**The problem**
In the data below, find the line containing "In a news archive, P(sports)", then set down that line and every later line up to and including the line containing "- P(closed e-loop", exactly.

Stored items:

################

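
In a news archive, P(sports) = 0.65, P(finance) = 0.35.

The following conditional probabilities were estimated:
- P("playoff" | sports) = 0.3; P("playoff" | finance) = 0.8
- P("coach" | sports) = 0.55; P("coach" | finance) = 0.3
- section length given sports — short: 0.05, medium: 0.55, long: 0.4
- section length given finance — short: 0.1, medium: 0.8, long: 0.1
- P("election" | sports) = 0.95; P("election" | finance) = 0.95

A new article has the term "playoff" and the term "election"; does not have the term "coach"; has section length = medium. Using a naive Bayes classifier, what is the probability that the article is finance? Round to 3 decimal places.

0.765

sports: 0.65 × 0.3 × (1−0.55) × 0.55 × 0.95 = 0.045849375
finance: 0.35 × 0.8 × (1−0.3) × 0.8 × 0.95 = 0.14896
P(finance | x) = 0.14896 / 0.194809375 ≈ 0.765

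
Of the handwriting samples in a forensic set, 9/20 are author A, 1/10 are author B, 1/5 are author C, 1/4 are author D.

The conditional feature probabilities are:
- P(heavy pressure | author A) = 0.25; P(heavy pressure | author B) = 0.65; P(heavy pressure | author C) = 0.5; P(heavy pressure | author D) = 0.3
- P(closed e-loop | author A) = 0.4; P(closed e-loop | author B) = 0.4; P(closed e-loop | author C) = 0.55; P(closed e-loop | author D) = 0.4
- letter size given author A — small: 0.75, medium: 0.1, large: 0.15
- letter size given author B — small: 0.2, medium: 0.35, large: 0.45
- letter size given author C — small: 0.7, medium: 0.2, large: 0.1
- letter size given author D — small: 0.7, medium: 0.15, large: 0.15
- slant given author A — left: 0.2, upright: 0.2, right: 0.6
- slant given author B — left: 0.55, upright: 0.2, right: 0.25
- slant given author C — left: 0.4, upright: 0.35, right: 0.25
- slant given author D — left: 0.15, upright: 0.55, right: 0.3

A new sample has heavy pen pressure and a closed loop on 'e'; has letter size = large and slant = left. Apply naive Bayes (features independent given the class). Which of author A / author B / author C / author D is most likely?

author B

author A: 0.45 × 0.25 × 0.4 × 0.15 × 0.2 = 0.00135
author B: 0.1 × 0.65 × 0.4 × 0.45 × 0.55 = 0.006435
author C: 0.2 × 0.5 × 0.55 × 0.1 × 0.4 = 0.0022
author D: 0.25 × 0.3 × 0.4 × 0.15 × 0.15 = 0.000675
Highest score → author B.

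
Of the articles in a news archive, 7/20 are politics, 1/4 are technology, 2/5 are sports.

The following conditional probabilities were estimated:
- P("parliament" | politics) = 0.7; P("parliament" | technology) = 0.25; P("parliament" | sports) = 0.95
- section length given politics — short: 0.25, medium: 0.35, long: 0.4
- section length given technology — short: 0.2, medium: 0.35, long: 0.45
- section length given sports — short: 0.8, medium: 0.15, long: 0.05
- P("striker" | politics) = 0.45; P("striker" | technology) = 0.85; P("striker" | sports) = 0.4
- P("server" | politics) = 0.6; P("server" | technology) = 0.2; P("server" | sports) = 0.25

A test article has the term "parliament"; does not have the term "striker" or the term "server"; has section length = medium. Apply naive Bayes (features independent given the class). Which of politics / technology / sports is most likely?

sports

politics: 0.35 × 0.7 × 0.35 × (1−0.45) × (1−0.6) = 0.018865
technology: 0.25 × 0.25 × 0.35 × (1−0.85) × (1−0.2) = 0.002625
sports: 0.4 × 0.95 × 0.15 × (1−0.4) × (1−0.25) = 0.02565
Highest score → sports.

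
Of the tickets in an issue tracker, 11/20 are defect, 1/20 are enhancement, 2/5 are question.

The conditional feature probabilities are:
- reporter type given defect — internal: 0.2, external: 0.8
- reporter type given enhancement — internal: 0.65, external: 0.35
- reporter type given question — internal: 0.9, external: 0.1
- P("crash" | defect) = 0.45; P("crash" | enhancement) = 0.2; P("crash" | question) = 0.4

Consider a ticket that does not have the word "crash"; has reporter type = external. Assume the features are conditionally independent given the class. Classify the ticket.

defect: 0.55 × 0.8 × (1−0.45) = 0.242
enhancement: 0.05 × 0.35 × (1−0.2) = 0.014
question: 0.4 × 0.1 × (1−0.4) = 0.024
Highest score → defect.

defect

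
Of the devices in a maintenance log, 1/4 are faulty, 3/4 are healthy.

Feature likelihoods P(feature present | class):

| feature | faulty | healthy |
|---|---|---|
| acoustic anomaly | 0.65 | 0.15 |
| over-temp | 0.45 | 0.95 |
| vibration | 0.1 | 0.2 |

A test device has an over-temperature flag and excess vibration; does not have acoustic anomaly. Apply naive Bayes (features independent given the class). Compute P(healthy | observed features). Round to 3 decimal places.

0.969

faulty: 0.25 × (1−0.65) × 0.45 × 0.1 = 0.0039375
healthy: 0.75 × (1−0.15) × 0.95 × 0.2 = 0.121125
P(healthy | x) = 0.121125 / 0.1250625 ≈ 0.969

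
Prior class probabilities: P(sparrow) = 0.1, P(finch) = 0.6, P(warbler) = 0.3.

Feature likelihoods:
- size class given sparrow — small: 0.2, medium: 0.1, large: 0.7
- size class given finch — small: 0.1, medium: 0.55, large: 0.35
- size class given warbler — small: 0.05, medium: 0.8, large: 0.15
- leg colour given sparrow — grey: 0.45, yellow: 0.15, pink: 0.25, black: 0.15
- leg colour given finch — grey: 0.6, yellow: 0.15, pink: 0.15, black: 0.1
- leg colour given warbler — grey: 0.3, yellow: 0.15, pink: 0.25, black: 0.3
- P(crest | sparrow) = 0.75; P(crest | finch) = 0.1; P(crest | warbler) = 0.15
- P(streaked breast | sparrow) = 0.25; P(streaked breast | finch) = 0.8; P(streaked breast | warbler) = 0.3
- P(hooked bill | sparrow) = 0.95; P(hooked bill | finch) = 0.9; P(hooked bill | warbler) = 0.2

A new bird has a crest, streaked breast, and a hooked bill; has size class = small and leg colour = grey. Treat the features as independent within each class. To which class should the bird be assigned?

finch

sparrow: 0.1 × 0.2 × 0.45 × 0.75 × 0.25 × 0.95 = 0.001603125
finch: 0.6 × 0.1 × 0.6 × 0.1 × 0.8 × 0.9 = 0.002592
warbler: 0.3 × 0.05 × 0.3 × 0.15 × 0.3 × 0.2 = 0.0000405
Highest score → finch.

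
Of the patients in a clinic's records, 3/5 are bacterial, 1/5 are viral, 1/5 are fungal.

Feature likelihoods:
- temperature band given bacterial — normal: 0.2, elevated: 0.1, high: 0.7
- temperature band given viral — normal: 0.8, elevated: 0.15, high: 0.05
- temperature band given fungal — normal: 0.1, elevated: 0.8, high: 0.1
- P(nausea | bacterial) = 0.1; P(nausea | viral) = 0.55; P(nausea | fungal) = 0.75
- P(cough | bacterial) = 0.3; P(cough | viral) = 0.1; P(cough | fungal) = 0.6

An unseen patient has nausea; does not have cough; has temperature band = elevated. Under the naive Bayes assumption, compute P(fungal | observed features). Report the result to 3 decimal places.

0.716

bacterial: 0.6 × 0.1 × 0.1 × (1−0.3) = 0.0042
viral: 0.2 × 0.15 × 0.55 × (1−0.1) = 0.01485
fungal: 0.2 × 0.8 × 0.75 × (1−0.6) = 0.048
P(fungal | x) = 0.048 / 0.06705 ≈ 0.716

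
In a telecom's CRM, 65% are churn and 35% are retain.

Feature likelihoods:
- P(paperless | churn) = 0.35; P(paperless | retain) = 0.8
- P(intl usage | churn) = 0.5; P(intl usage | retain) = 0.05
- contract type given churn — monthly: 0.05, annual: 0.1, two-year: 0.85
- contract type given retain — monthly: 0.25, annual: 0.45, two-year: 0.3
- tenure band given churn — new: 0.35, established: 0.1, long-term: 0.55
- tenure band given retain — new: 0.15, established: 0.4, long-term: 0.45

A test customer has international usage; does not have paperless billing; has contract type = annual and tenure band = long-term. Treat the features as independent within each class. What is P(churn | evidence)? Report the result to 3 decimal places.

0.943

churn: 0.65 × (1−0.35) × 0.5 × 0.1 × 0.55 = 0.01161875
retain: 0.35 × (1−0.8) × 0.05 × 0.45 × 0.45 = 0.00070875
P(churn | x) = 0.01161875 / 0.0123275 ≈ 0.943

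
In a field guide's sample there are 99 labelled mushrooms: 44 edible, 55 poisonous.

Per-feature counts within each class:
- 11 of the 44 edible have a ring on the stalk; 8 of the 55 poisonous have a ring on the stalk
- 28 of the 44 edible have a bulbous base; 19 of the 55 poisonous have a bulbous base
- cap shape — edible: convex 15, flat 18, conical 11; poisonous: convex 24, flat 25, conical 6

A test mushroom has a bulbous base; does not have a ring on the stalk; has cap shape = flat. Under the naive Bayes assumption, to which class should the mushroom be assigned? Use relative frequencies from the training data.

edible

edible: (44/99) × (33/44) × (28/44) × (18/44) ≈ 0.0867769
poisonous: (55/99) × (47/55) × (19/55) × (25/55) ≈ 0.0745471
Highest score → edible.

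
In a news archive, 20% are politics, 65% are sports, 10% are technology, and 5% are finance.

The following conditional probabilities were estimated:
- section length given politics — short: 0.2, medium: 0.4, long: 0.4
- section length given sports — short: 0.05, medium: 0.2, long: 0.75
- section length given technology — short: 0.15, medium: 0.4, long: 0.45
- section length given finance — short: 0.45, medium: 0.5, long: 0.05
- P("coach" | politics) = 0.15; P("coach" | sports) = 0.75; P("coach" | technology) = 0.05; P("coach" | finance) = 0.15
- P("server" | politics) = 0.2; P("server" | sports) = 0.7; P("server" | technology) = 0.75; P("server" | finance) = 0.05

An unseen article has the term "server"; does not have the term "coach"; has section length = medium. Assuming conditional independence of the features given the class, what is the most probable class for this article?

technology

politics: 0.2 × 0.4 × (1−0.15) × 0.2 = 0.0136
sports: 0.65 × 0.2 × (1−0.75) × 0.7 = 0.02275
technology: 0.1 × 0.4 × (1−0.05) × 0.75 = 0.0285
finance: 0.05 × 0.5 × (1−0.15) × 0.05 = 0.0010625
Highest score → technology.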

################

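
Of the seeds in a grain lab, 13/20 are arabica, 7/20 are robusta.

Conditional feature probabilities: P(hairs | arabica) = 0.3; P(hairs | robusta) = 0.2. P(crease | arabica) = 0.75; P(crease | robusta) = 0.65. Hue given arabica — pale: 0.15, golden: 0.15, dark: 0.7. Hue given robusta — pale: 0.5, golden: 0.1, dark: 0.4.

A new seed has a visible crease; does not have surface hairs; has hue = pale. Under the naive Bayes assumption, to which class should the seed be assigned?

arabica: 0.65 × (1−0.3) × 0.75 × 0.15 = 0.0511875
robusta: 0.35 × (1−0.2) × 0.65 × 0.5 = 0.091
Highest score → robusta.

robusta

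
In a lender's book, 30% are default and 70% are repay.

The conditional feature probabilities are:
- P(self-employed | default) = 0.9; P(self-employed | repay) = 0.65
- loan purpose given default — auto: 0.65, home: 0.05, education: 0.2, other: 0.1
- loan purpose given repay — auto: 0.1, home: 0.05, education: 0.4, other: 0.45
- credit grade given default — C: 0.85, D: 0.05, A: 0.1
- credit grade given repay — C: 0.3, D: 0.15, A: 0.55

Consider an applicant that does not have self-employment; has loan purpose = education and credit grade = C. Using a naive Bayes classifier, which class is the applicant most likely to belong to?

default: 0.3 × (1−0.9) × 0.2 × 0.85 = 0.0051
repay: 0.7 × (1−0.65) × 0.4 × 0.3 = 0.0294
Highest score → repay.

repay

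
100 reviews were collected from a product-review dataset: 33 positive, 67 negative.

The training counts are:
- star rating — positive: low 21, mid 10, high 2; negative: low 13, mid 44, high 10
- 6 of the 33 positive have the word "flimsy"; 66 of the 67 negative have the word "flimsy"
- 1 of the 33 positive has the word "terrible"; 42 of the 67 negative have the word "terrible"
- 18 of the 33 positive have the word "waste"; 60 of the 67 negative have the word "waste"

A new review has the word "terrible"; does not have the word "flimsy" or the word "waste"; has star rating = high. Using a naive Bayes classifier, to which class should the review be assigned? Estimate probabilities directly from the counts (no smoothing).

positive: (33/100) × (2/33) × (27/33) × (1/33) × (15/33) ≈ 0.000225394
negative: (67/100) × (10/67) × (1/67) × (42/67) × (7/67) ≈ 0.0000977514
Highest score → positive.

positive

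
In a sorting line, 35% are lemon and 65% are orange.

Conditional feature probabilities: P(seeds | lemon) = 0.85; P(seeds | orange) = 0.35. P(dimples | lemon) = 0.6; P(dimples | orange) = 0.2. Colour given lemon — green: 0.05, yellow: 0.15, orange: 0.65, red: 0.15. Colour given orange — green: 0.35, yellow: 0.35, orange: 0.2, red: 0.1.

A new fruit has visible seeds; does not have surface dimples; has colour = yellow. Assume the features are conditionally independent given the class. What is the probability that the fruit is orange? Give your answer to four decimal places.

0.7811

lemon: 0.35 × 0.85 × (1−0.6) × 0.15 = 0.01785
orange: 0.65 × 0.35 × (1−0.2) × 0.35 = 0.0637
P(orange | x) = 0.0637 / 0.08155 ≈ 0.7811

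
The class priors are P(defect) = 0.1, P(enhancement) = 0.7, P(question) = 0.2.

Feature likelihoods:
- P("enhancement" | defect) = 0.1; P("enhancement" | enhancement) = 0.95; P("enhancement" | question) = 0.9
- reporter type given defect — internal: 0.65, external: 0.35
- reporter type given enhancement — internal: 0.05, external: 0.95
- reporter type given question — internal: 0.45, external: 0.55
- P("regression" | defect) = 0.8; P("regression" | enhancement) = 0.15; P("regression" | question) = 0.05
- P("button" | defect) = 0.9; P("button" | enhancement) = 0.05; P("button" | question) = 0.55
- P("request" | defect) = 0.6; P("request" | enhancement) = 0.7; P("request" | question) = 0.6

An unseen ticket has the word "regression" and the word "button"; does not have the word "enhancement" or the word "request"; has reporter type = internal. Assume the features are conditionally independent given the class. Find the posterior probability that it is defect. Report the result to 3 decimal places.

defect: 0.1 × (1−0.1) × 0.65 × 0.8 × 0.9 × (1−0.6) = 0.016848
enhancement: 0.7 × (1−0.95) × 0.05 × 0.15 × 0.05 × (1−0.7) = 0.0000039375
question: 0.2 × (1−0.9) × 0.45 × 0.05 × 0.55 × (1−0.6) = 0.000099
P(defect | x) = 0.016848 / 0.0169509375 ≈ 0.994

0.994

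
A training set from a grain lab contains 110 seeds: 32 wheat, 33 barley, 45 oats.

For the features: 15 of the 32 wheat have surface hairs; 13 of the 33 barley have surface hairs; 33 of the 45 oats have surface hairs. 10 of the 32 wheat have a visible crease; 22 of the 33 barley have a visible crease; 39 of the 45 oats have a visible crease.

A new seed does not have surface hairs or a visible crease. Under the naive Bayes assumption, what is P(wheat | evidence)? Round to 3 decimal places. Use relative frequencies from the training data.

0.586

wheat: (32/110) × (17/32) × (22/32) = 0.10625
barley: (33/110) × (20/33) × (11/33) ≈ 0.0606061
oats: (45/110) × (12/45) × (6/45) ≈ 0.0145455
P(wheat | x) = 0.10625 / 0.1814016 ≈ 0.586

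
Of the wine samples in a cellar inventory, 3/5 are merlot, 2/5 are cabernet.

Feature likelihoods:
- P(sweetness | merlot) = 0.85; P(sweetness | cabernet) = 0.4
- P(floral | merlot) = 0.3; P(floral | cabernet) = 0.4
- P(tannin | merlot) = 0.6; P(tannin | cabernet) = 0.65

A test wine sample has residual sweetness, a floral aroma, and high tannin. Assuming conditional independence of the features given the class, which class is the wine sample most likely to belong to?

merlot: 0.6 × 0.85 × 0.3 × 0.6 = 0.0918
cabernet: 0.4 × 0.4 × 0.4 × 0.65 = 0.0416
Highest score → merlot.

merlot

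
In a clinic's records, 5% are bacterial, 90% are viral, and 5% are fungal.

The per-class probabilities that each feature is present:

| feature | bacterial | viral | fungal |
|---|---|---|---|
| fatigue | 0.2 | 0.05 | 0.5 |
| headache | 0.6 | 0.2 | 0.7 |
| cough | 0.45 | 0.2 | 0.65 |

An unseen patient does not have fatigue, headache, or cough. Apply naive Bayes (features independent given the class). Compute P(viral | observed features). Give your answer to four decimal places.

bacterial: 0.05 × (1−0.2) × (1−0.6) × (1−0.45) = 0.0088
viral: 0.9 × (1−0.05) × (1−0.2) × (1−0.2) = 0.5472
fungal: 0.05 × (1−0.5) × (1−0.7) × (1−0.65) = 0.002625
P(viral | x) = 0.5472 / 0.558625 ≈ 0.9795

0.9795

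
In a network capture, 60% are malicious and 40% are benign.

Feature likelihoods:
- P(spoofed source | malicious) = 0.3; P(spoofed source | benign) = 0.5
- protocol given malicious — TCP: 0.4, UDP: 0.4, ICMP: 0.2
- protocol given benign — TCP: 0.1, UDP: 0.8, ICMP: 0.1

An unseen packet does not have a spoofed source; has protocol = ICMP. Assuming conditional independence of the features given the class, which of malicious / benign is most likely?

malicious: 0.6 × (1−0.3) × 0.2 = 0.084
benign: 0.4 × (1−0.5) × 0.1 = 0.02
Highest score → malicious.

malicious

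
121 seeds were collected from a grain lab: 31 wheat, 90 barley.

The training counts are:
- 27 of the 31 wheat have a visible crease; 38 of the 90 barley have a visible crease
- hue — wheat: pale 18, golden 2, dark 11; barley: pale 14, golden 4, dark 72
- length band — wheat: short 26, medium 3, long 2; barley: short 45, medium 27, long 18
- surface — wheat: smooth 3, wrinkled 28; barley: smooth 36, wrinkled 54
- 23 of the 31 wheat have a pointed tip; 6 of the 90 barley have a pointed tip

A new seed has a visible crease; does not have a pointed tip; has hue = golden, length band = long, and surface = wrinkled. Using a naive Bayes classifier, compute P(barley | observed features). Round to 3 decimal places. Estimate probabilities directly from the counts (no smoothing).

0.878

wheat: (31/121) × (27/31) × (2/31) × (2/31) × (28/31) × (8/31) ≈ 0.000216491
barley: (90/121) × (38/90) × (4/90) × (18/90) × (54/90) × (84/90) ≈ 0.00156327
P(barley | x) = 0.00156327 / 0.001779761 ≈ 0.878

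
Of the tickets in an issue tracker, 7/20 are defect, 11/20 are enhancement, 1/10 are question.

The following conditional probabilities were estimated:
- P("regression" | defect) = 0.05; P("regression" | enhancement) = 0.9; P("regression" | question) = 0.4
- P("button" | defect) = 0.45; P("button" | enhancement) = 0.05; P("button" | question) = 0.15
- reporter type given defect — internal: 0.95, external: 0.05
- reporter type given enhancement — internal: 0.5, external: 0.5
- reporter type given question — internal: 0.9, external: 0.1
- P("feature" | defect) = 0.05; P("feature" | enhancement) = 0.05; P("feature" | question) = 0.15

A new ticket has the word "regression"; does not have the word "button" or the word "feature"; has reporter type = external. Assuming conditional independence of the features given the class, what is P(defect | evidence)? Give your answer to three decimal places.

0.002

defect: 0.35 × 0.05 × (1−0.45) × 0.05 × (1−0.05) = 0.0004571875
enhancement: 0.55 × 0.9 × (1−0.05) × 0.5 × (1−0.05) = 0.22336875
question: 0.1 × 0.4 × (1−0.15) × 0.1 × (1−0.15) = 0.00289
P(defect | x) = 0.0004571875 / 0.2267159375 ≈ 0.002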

################

**Answer to this task**
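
In a news archive, P(sports) = 0.65, P(finance) = 0.35.

The following conditional probabilities were estimated:
- P("playoff" | sports) = 0.3; P("playoff" | finance) = 0.8
- P("coach" | sports) = 0.55; P("coach" | finance) = 0.3
- section length given sports — short: 0.05, medium: 0.55, long: 0.4
- section length given finance — short: 0.1, medium: 0.8, long: 0.1
- P("election" | sports) = 0.95; P("election" | finance) = 0.95

A new article has the term "playoff" and the term "election"; does not have the term "coach"; has section length = medium. Using a naive Bayes classifier, what is the probability that the article is finance? Round to 3 decimal places.

0.765

sports: 0.65 × 0.3 × (1−0.55) × 0.55 × 0.95 = 0.045849375
finance: 0.35 × 0.8 × (1−0.3) × 0.8 × 0.95 = 0.14896
P(finance | x) = 0.14896 / 0.194809375 ≈ 0.765

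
Of the handwriting samples in a forensic set, 9/20 are author A, 1/10 are author B, 1/5 are author C, 1/4 are author D.

The conditional feature probabilities are:
- P(heavy pressure | author A) = 0.25; P(heavy pressure | author B) = 0.65; P(heavy pressure | author C) = 0.5; P(heavy pressure | author D) = 0.3
- P(closed e-loop | author A) = 0.4; P(closed e-loop | author B) = 0.4; P(closed e-loop | author C) = 0.55; P(closed e-loop | author D) = 0.4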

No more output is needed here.